# REQUIREMENT
Set down the complete data exactly as it appears below.

── DATA PROVIDED

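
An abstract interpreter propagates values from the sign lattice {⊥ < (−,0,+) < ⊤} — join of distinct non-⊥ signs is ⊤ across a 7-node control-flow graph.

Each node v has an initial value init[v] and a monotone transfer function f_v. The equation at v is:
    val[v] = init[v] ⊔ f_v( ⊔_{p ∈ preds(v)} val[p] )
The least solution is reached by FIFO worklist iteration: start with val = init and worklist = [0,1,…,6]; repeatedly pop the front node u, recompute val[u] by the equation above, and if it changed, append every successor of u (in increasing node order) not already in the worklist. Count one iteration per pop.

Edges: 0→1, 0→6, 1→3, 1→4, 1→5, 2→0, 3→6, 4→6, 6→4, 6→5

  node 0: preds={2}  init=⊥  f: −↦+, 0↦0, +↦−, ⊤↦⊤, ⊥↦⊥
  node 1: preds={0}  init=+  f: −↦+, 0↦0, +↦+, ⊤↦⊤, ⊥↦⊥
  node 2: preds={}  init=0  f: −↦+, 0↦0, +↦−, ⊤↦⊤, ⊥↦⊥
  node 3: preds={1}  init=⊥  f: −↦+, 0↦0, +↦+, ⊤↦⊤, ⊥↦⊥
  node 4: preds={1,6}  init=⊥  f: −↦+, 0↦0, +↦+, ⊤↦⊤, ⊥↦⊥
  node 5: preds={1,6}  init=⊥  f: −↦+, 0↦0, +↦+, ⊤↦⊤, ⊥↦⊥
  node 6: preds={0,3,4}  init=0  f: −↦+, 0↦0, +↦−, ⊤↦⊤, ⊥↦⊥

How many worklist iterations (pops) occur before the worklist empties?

9

Worklist (9 pops):
  #1 pop 0: in=0 → 0 (was ⊥); enqueue []
  #2 pop 1: in=0 → ⊤ (was +); enqueue []
  #3 pop 2: in=⊥ → 0 (no change)
  #4 pop 3: in=⊤ → ⊤ (was ⊥); enqueue []
  #5 pop 4: in=⊤ → ⊤ (was ⊥); enqueue []
  #6 pop 5: in=⊤ → ⊤ (was ⊥); enqueue []
  #7 pop 6: in=⊤ → ⊤ (was 0); enqueue [4,5]
  #8 pop 4: in=⊤ → ⊤ (no change)
  #9 pop 5: in=⊤ → ⊤ (no change)

Fixpoint:
  val[0] = 0
  val[1] = ⊤
  val[2] = 0
  val[3] = ⊤
  val[4] = ⊤
  val[5] = ⊤
  val[6] = ⊤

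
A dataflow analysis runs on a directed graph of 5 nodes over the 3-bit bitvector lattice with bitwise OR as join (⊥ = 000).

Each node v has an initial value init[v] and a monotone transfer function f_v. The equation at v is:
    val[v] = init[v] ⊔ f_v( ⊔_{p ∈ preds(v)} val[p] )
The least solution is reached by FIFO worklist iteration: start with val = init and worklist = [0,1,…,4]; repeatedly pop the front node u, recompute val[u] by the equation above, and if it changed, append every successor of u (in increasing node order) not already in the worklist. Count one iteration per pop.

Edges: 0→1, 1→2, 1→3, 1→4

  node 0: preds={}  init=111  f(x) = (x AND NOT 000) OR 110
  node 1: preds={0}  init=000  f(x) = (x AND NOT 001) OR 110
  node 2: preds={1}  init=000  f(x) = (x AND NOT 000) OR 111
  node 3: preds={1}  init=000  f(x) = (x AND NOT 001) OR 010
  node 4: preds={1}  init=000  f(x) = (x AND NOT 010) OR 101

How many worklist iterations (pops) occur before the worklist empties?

Trace (5 dequeues):
  [1] u=0 | in 000 | out 111 | ==
  [2] u=1 | in 111 | out 110 | prev 000 | push {}
  [3] u=2 | in 110 | out 111 | prev 000 | push {}
  [4] u=3 | in 110 | out 110 | prev 000 | push {}
  [5] u=4 | in 110 | out 101 | prev 000 | push {}

Converged values:
  [0] 111
  [1] 110
  [2] 111
  [3] 110
  [4] 101

5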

────

# FINAL ANSWER
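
An abstract interpreter propagates values from the sign lattice {⊥ < (−,0,+) < ⊤} — join of distinct non-⊥ signs is ⊤ across a 7-node control-flow graph.

Each node v has an initial value init[v] and a monotone transfer function f_v. The equation at v is:
    val[v] = init[v] ⊔ f_v( ⊔_{p ∈ preds(v)} val[p] )
The least solution is reached by FIFO worklist iteration: start with val = init and worklist = [0,1,…,6]; repeatedly pop the front node u, recompute val[u] by the equation above, and if it changed, append every successor of u (in increasing node order) not already in the worklist. Count one iteration per pop.

Edges: 0→1, 0→6, 1→3, 1→4, 1→5, 2→0, 3→6, 4→6, 6→4, 6→5

  node 0: preds={2}  init=⊥  f: −↦+, 0↦0, +↦−, ⊤↦⊤, ⊥↦⊥
  node 1: preds={0}  init=+  f: −↦+, 0↦0, +↦+, ⊤↦⊤, ⊥↦⊥
  node 2: preds={}  init=0  f: −↦+, 0↦0, +↦−, ⊤↦⊤, ⊥↦⊥
  node 3: preds={1}  init=⊥  f: −↦+, 0↦0, +↦+, ⊤↦⊤, ⊥↦⊥
  node 4: preds={1,6}  init=⊥  f: −↦+, 0↦0, +↦+, ⊤↦⊤, ⊥↦⊥
  node 5: preds={1,6}  init=⊥  f: −↦+, 0↦0, +↦+, ⊤↦⊤, ⊥↦⊥
  node 6: preds={0,3,4}  init=0  f: −↦+, 0↦0, +↦−, ⊤↦⊤, ⊥↦⊥

How many worklist iterations (pops) occur before the worklist empties?

9

Worklist (9 pops):
  #1 pop 0: in=0 → 0 (was ⊥); enqueue []
  #2 pop 1: in=0 → ⊤ (was +); enqueue []
  #3 pop 2: in=⊥ → 0 (no change)
  #4 pop 3: in=⊤ → ⊤ (was ⊥); enqueue []
  #5 pop 4: in=⊤ → ⊤ (was ⊥); enqueue []
  #6 pop 5: in=⊤ → ⊤ (was ⊥); enqueue []
  #7 pop 6: in=⊤ → ⊤ (was 0); enqueue [4,5]
  #8 pop 4: in=⊤ → ⊤ (no change)
  #9 pop 5: in=⊤ → ⊤ (no change)

Fixpoint:
  val[0] = 0
  val[1] = ⊤
  val[2] = 0
  val[3] = ⊤
  val[4] = ⊤
  val[5] = ⊤
  val[6] = ⊤

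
A dataflow analysis runs on a directed graph of 5 nodes over the 3-bit bitvector lattice with bitwise OR as join (⊥ = 000).

Each node v has an initial value init[v] and a monotone transfer function f_v. The equation at v is:
    val[v] = init[v] ⊔ f_v( ⊔_{p ∈ preds(v)} val[p] )
The least solution is reached by FIFO worklist iteration: start with val = init and worklist = [0,1,…,4]; repeatedly pop the front node u, recompute val[u] by the equation above, and if it changed, append every successor of u (in increasing node order) not already in the worklist. Count one iteration per pop.

Edges: 0→1, 1→2, 1→3, 1→4

  node 0: preds={}  init=111  f(x) = (x AND NOT 000) OR 110
  node 1: preds={0}  init=000  f(x) = (x AND NOT 001) OR 110
  node 2: preds={1}  init=000  f(x) = (x AND NOT 000) OR 111
  node 3: preds={1}  init=000  f(x) = (x AND NOT 001) OR 010
  node 4: preds={1}  init=000  f(x) = (x AND NOT 010) OR 101

How many worklist iterations (pops) occur before the worklist empties?

Trace (5 dequeues):
  [1] u=0 | in 000 | out 111 | ==
  [2] u=1 | in 111 | out 110 | prev 000 | push {}
  [3] u=2 | in 110 | out 111 | prev 000 | push {}
  [4] u=3 | in 110 | out 110 | prev 000 | push {}
  [5] u=4 | in 110 | out 101 | prev 000 | push {}

Converged values:
  [0] 111
  [1] 110
  [2] 111
  [3] 110
  [4] 101

5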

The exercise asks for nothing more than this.